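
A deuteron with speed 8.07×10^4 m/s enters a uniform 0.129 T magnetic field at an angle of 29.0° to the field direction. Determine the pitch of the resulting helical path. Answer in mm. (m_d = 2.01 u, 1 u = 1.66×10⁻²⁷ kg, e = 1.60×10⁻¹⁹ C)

pitch ≈ 71.7 mm

The velocity component along B is v∥ = v cos29.0° = 7.06×10^4 m/s.
The cyclotron period T = 2πm/(qB) = 1.02×10^-6 s is set by m, q, B alone.
Pitch = v∥·T = (7.06×10^4)(1.02×10^-6) = 0.0717 m.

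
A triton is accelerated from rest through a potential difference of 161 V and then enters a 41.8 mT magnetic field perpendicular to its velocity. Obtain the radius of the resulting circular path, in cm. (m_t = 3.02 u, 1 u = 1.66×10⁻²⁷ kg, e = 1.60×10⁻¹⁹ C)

The kinetic energy gained is K = qV = (1×1.60×10^-19)(161) = 2.58×10^-17 J.
v = √(2K/m) = 1.01×10^5 m/s.
r = mv/(qB) = (5.01×10^-27)(1.01×10^5) / [(1×1.60×10^-19)(0.0418)] = 0.0760 m.

r ≈ 7.60 cm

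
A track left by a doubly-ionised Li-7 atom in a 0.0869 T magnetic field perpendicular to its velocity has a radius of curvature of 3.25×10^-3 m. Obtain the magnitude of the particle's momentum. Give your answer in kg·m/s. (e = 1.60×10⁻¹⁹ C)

p ≈ 9.04×10^-23 kg·m/s

Since qvB = mv²/r, the momentum p = mv = qBr.
p = (2×1.60×10^-19)(0.0869)(3.25×10^-3) = 9.04×10^-23 kg·m/s.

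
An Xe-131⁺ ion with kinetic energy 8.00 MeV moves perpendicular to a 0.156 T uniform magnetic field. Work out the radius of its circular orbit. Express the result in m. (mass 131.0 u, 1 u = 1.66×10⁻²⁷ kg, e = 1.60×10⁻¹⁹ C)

r ≈ 29.9 m

Convert the energy: K = 8.00 MeV = 1.28×10^-12 J.
v = √(2K/m) = √(2·1.28×10^-12/2.17×10^-25) = 3.43×10^6 m/s.
r = mv/(qB) = (2.17×10^-25)(3.43×10^6) / [(1×1.60×10^-19)(0.156)] = 29.9 m.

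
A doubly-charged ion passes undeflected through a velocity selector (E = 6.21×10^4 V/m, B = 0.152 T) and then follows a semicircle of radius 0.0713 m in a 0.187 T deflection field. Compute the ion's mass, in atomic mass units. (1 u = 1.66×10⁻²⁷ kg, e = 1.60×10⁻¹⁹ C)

v = E/B₁ = 4.09×10^5 m/s.
From r = mv/(qB₂), m = qB₂r/v = (2×1.60×10^-19)(0.187)(0.0713) / (4.09×10^5) = 1.04×10^-26 kg.
In atomic mass units: m = 1.04×10^-26 / 1.66×10^-27 = 6.29 u.

m ≈ 6.29 u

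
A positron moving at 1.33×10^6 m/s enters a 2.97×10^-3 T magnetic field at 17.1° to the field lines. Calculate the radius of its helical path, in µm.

r ≈ 750 µm

Only the perpendicular component v⊥ = v sin17.1° = 3.91×10^5 m/s is bent by the field.
r = m v⊥ /(qB) = (9.11×10^-31)(3.91×10^5) / [(1×1.60×10^-19)(2.97×10^-3)] = 7.50×10^-4 m.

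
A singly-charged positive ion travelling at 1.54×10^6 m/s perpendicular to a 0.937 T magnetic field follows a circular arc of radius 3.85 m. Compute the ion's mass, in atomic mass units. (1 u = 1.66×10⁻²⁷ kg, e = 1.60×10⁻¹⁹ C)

qvB = mv²/r ⇒ m = qBr/v.
m = (1×1.60×10^-19)(0.937)(3.85) / (1.54×10^6) = 3.75×10^-25 kg = 226 u.

m ≈ 226 u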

#####

- **YOUR OBJECTIVE**
The records above are to be reproduced exactly, with nothing left out.

- **RESULT FOR THIS TASK**
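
A deuteron with speed 8.07×10^4 m/s enters a uniform 0.129 T magnetic field at an angle of 29.0° to the field direction. Determine the pitch of the resulting helical path. Answer in mm. (m_d = 2.01 u, 1 u = 1.66×10⁻²⁷ kg, e = 1.60×10⁻¹⁹ C)

pitch ≈ 71.7 mm

The velocity component along B is v∥ = v cos29.0° = 7.06×10^4 m/s.
The cyclotron period T = 2πm/(qB) = 1.02×10^-6 s is set by m, q, B alone.
Pitch = v∥·T = (7.06×10^4)(1.02×10^-6) = 0.0717 m.

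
A triton is accelerated from rest through a potential difference of 161 V and then enters a 41.8 mT magnetic field perpendicular to its velocity. Obtain the radius of the resulting circular path, in cm. (m_t = 3.02 u, 1 u = 1.66×10⁻²⁷ kg, e = 1.60×10⁻¹⁹ C)

The kinetic energy gained is K = qV = (1×1.60×10^-19)(161) = 2.58×10^-17 J.
v = √(2K/m) = 1.01×10^5 m/s.
r = mv/(qB) = (5.01×10^-27)(1.01×10^5) / [(1×1.60×10^-19)(0.0418)] = 0.0760 m.

r ≈ 7.60 cm

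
A track left by a doubly-ionised Li-7 atom in a 0.0869 T magnetic field perpendicular to its velocity has a radius of curvature of 3.25×10^-3 m. Obtain the magnitude of the particle's momentum. Give your answer in kg·m/s. (e = 1.60×10⁻¹⁹ C)

p ≈ 9.04×10^-23 kg·m/s

Since qvB = mv²/r, the momentum p = mv = qBr.
p = (2×1.60×10^-19)(0.0869)(3.25×10^-3) = 9.04×10^-23 kg·m/s.

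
An Xe-131⁺ ion with kinetic energy 8.00 MeV moves perpendicular to a 0.156 T uniform magnetic field. Work out the radius of its circular orbit. Express the result in m. (mass 131.0 u, 1 u = 1.66×10⁻²⁷ kg, e = 1.60×10⁻¹⁹ C)

r ≈ 29.9 m

Convert the energy: K = 8.00 MeV = 1.28×10^-12 J.
v = √(2K/m) = √(2·1.28×10^-12/2.17×10^-25) = 3.43×10^6 m/s.
r = mv/(qB) = (2.17×10^-25)(3.43×10^6) / [(1×1.60×10^-19)(0.156)] = 29.9 m.

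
A doubly-charged ion passes undeflected through a velocity selector (E = 6.21×10^4 V/m, B = 0.152 T) and then follows a semicircle of radius 0.0713 m in a 0.187 T deflection field. Compute the ion's mass, in atomic mass units. (1 u = 1.66×10⁻²⁷ kg, e = 1.60×10⁻¹⁹ C)

v = E/B₁ = 4.09×10^5 m/s.
From r = mv/(qB₂), m = qB₂r/v = (2×1.60×10^-19)(0.187)(0.0713) / (4.09×10^5) = 1.04×10^-26 kg.
In atomic mass units: m = 1.04×10^-26 / 1.66×10^-27 = 6.29 u.

m ≈ 6.29 u

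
A positron moving at 1.33×10^6 m/s enters a 2.97×10^-3 T magnetic field at 17.1° to the field lines. Calculate the radius of its helical path, in µm.

r ≈ 750 µm

Only the perpendicular component v⊥ = v sin17.1° = 3.91×10^5 m/s is bent by the field.
r = m v⊥ /(qB) = (9.11×10^-31)(3.91×10^5) / [(1×1.60×10^-19)(2.97×10^-3)] = 7.50×10^-4 m.

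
A singly-charged positive ion travelling at 1.54×10^6 m/s perpendicular to a 0.937 T magnetic field follows a circular arc of radius 3.85 m. Compute the ion's mass, in atomic mass units. (1 u = 1.66×10⁻²⁷ kg, e = 1.60×10⁻¹⁹ C)

qvB = mv²/r ⇒ m = qBr/v.
m = (1×1.60×10^-19)(0.937)(3.85) / (1.54×10^6) = 3.75×10^-25 kg = 226 u.

m ≈ 226 u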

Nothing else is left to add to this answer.